**YOUR OBJECTIVE**. Print out the data below. Do not alter a single line.

'''

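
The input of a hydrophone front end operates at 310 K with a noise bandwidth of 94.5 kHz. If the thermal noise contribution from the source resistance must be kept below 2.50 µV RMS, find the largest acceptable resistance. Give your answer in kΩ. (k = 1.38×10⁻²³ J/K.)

3.86 kΩ

Johnson–Nyquist: V_n = √(4kTRB) ⇒ R = V_n² / (4kTB)
4kTB = 4 × 1.38×10⁻²³ × 310 × 9.45×10⁴ = 1.62×10⁻¹⁵
R = (2.50×10⁻⁶)² / 1.62×10⁻¹⁵ = 3.86×10³ Ω = 3.86 kΩ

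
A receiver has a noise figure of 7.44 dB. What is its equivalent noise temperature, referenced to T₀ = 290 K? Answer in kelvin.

1318 K

F = 10^(7.44/10) = 5.54626
T_e = (F − 1)·T₀ = (5.54626 − 1) × 290 = 1318 K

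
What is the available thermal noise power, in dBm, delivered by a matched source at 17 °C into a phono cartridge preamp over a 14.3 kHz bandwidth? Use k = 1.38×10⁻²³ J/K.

T = 17 °C + 273.15 = 290.15 K
P_n = kTB = 1.38×10⁻²³ × 290.15 × 1.43×10⁴ = 5.73×10⁻¹⁷ W
In dBm: 10 log₁₀(5.73×10⁻¹⁷ / 10⁻³) = −132.4 dBm

−132.4 dBm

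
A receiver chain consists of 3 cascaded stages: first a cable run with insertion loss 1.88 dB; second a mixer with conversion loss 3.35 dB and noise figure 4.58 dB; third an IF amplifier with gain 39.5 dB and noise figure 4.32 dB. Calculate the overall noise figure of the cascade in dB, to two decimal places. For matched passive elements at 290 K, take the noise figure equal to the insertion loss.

10.05 dB

Convert to linear (a loss of L dB is a gain of −L dB): F_i = 10^(NF_i/10), G_i = 10^(G_i,dB/10)
  Stage 1: F_1 = 10^(1.88/10) = 1.542, G_1 = 10^(−1.88/10) = 0.6486
  Stage 2: F_2 = 10^(4.58/10) = 2.871, G_2 = 10^(−3.35/10) = 0.4624
  Stage 3: F_3 = 10^(4.32/10) = 2.704, G_3 = 10^(39.5/10) = 8913
Friis cascade:
  F = 1.542 + (2.871 − 1)/0.6486 + (2.704 − 1)/0.2999 = 10.11
NF = 10 log₁₀(10.11) = 10.05 dB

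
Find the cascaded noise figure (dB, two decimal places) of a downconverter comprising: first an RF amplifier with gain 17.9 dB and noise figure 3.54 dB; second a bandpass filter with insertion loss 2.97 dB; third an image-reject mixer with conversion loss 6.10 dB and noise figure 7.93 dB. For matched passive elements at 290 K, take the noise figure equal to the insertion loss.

Convert to linear (a loss of L dB is a gain of −L dB): F_i = 10^(NF_i/10), G_i = 10^(G_i,dB/10)
  Stage 1: F_1 = 10^(3.54/10) = 2.259, G_1 = 10^(17.9/10) = 61.66
  Stage 2: F_2 = 10^(2.97/10) = 1.982, G_2 = 10^(−2.97/10) = 0.5047
  Stage 3: F_3 = 10^(7.93/10) = 6.209, G_3 = 10^(−6.10/10) = 0.2455
Friis cascade:
  F = 2.259 + (1.982 − 1)/61.66 + (6.209 − 1)/31.12 = 2.443
NF = 10 log₁₀(2.443) = 3.88 dB

3.88 dB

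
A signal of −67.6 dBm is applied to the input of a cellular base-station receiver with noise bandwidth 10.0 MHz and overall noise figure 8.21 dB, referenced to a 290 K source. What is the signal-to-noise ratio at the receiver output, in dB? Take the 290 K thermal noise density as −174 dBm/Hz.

Noise floor: N = −174 + 10 log₁₀(B) + NF
10 log₁₀(1.00×10⁷) = 70 dB
N = −174 + 70 + 8.21 = −95.79 dBm
SNR = P_sig − N = −67.6 − (−95.79) = 28.19 dB → 28.2 dB

28.2 dB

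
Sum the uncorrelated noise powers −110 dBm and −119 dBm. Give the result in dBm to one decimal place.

−109.5 dBm

Convert to linear, add, convert back:
P₁ = 1.00×10⁻¹⁴ W, P₂ = 1.26×10⁻¹⁵ W
P_tot = 1.13×10⁻¹⁴ W → 10 log₁₀(P_tot / 10⁻³) = −109.5 dBm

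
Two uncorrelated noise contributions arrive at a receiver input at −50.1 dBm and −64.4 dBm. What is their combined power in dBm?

Convert to linear, add, convert back:
P₁ = 9.77×10⁻⁹ W, P₂ = 3.63×10⁻¹⁰ W
P_tot = 1.01×10⁻⁸ W → 10 log₁₀(P_tot / 10⁻³) = −49.9 dBm

−49.9 dBm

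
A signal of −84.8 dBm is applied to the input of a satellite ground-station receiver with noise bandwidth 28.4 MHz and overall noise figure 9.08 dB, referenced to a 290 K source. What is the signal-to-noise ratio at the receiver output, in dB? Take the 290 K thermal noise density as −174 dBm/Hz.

Noise floor: N = −174 + 10 log₁₀(B) + NF
10 log₁₀(2.84×10⁷) = 74.53 dB
N = −174 + 74.53 + 9.08 = −90.39 dBm
SNR = P_sig − N = −84.8 − (−90.39) = 5.59 dB → 5.6 dB

5.6 dB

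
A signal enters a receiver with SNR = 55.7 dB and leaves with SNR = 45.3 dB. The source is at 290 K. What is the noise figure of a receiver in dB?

NF (dB) = SNR_in(dB) − SNR_out(dB) when the source is at T₀
NF = 55.7 − 45.3 = 10.4 dB

10.4 dB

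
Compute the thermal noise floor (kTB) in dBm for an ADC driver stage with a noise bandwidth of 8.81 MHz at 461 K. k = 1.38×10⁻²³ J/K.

−102.5 dBm

P_n = kTB = 1.38×10⁻²³ × 461 × 8.81×10⁶ = 5.60×10⁻¹⁴ W
In dBm: 10 log₁₀(5.60×10⁻¹⁴ / 10⁻³) = −102.5 dBm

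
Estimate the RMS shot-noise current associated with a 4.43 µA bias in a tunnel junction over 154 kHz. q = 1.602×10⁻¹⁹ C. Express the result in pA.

I_n = √(2qI·B)
2qI·B = 2 × 1.602×10⁻¹⁹ × 4.43×10⁻⁶ × 1.54×10⁵ = 2.19×10⁻¹⁹ A²
I_n = √(2.19×10⁻¹⁹) = 4.68×10⁻¹⁰ A = 468 pA

468 pA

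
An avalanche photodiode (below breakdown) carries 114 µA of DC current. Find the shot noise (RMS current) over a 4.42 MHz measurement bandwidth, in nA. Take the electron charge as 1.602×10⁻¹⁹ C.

12.7 nA

I_n = √(2qI·B)
2qI·B = 2 × 1.602×10⁻¹⁹ × 1.14×10⁻⁴ × 4.42×10⁶ = 1.61×10⁻¹⁶ A²
I_n = √(1.61×10⁻¹⁶) = 1.27×10⁻⁸ A = 12.7 nA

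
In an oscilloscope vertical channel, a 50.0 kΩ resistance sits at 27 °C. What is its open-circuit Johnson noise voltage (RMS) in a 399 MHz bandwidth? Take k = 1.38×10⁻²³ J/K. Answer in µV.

575 µV

T = 27 °C + 273.15 = 300.15 K
V_n = √(4kTRB)
4kTRB = 4 × 1.38×10⁻²³ × 300.15 × 5.00×10⁴ × 3.99×10⁸ = 3.31×10⁻⁷ V²
V_n = √(3.31×10⁻⁷) = 5.75×10⁻⁴ V = 575 µV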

'''

**ANSWER BELOW**.
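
The input of a hydrophone front end operates at 310 K with a noise bandwidth of 94.5 kHz. If the thermal noise contribution from the source resistance must be kept below 2.50 µV RMS, find the largest acceptable resistance. Give your answer in kΩ. (k = 1.38×10⁻²³ J/K.)

3.86 kΩ

Johnson–Nyquist: V_n = √(4kTRB) ⇒ R = V_n² / (4kTB)
4kTB = 4 × 1.38×10⁻²³ × 310 × 9.45×10⁴ = 1.62×10⁻¹⁵
R = (2.50×10⁻⁶)² / 1.62×10⁻¹⁵ = 3.86×10³ Ω = 3.86 kΩ

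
A receiver has a noise figure of 7.44 dB. What is its equivalent noise temperature, referenced to T₀ = 290 K? Answer in kelvin.

1318 K

F = 10^(7.44/10) = 5.54626
T_e = (F − 1)·T₀ = (5.54626 − 1) × 290 = 1318 K

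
What is the available thermal noise power, in dBm, delivered by a matched source at 17 °C into a phono cartridge preamp over a 14.3 kHz bandwidth? Use k = 1.38×10⁻²³ J/K.

T = 17 °C + 273.15 = 290.15 K
P_n = kTB = 1.38×10⁻²³ × 290.15 × 1.43×10⁴ = 5.73×10⁻¹⁷ W
In dBm: 10 log₁₀(5.73×10⁻¹⁷ / 10⁻³) = −132.4 dBm

−132.4 dBm

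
A receiver chain consists of 3 cascaded stages: first a cable run with insertion loss 1.88 dB; second a mixer with conversion loss 3.35 dB and noise figure 4.58 dB; third an IF amplifier with gain 39.5 dB and noise figure 4.32 dB. Calculate the overall noise figure of the cascade in dB, to two decimal places. For matched passive elements at 290 K, take the noise figure equal to the insertion loss.

10.05 dB

Convert to linear (a loss of L dB is a gain of −L dB): F_i = 10^(NF_i/10), G_i = 10^(G_i,dB/10)
  Stage 1: F_1 = 10^(1.88/10) = 1.542, G_1 = 10^(−1.88/10) = 0.6486
  Stage 2: F_2 = 10^(4.58/10) = 2.871, G_2 = 10^(−3.35/10) = 0.4624
  Stage 3: F_3 = 10^(4.32/10) = 2.704, G_3 = 10^(39.5/10) = 8913
Friis cascade:
  F = 1.542 + (2.871 − 1)/0.6486 + (2.704 − 1)/0.2999 = 10.11
NF = 10 log₁₀(10.11) = 10.05 dB

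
Find the cascaded noise figure (dB, two decimal places) of a downconverter comprising: first an RF amplifier with gain 17.9 dB and noise figure 3.54 dB; second a bandpass filter with insertion loss 2.97 dB; third an image-reject mixer with conversion loss 6.10 dB and noise figure 7.93 dB. For matched passive elements at 290 K, take the noise figure equal to the insertion loss.

Convert to linear (a loss of L dB is a gain of −L dB): F_i = 10^(NF_i/10), G_i = 10^(G_i,dB/10)
  Stage 1: F_1 = 10^(3.54/10) = 2.259, G_1 = 10^(17.9/10) = 61.66
  Stage 2: F_2 = 10^(2.97/10) = 1.982, G_2 = 10^(−2.97/10) = 0.5047
  Stage 3: F_3 = 10^(7.93/10) = 6.209, G_3 = 10^(−6.10/10) = 0.2455
Friis cascade:
  F = 2.259 + (1.982 − 1)/61.66 + (6.209 − 1)/31.12 = 2.443
NF = 10 log₁₀(2.443) = 3.88 dB

3.88 dB

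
A signal of −67.6 dBm is applied to the input of a cellular base-station receiver with noise bandwidth 10.0 MHz and overall noise figure 8.21 dB, referenced to a 290 K source. What is the signal-to-noise ratio at the receiver output, in dB? Take the 290 K thermal noise density as −174 dBm/Hz.

Noise floor: N = −174 + 10 log₁₀(B) + NF
10 log₁₀(1.00×10⁷) = 70 dB
N = −174 + 70 + 8.21 = −95.79 dBm
SNR = P_sig − N = −67.6 − (−95.79) = 28.19 dB → 28.2 dB

28.2 dB

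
Sum the uncorrelated noise powers −110 dBm and −119 dBm. Give the result in dBm to one decimal place.

−109.5 dBm

Convert to linear, add, convert back:
P₁ = 1.00×10⁻¹⁴ W, P₂ = 1.26×10⁻¹⁵ W
P_tot = 1.13×10⁻¹⁴ W → 10 log₁₀(P_tot / 10⁻³) = −109.5 dBm

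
Two uncorrelated noise contributions arrive at a receiver input at −50.1 dBm and −64.4 dBm. What is their combined power in dBm?

Convert to linear, add, convert back:
P₁ = 9.77×10⁻⁹ W, P₂ = 3.63×10⁻¹⁰ W
P_tot = 1.01×10⁻⁸ W → 10 log₁₀(P_tot / 10⁻³) = −49.9 dBm

−49.9 dBm

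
A signal of −84.8 dBm is applied to the input of a satellite ground-station receiver with noise bandwidth 28.4 MHz and overall noise figure 9.08 dB, referenced to a 290 K source. What is the signal-to-noise ratio at the receiver output, in dB? Take the 290 K thermal noise density as −174 dBm/Hz.

Noise floor: N = −174 + 10 log₁₀(B) + NF
10 log₁₀(2.84×10⁷) = 74.53 dB
N = −174 + 74.53 + 9.08 = −90.39 dBm
SNR = P_sig − N = −84.8 − (−90.39) = 5.59 dB → 5.6 dB

5.6 dB

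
A signal enters a receiver with SNR = 55.7 dB and leaves with SNR = 45.3 dB. The source is at 290 K. What is the noise figure of a receiver in dB?

NF (dB) = SNR_in(dB) − SNR_out(dB) when the source is at T₀
NF = 55.7 − 45.3 = 10.4 dB

10.4 dB

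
Compute the thermal noise floor (kTB) in dBm for an ADC driver stage with a noise bandwidth of 8.81 MHz at 461 K. k = 1.38×10⁻²³ J/K.

−102.5 dBm

P_n = kTB = 1.38×10⁻²³ × 461 × 8.81×10⁶ = 5.60×10⁻¹⁴ W
In dBm: 10 log₁₀(5.60×10⁻¹⁴ / 10⁻³) = −102.5 dBm

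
Estimate the RMS shot-noise current associated with a 4.43 µA bias in a tunnel junction over 154 kHz. q = 1.602×10⁻¹⁹ C. Express the result in pA.

I_n = √(2qI·B)
2qI·B = 2 × 1.602×10⁻¹⁹ × 4.43×10⁻⁶ × 1.54×10⁵ = 2.19×10⁻¹⁹ A²
I_n = √(2.19×10⁻¹⁹) = 4.68×10⁻¹⁰ A = 468 pA

468 pA

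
An avalanche photodiode (below breakdown) carries 114 µA of DC current. Find the shot noise (RMS current) over a 4.42 MHz measurement bandwidth, in nA. Take the electron charge as 1.602×10⁻¹⁹ C.

12.7 nA

I_n = √(2qI·B)
2qI·B = 2 × 1.602×10⁻¹⁹ × 1.14×10⁻⁴ × 4.42×10⁶ = 1.61×10⁻¹⁶ A²
I_n = √(1.61×10⁻¹⁶) = 1.27×10⁻⁸ A = 12.7 nA

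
In an oscilloscope vertical channel, a 50.0 kΩ resistance sits at 27 °C. What is its open-circuit Johnson noise voltage (RMS) in a 399 MHz bandwidth? Take k = 1.38×10⁻²³ J/K. Answer in µV.

575 µV

T = 27 °C + 273.15 = 300.15 K
V_n = √(4kTRB)
4kTRB = 4 × 1.38×10⁻²³ × 300.15 × 5.00×10⁴ × 3.99×10⁸ = 3.31×10⁻⁷ V²
V_n = √(3.31×10⁻⁷) = 5.75×10⁻⁴ V = 575 µV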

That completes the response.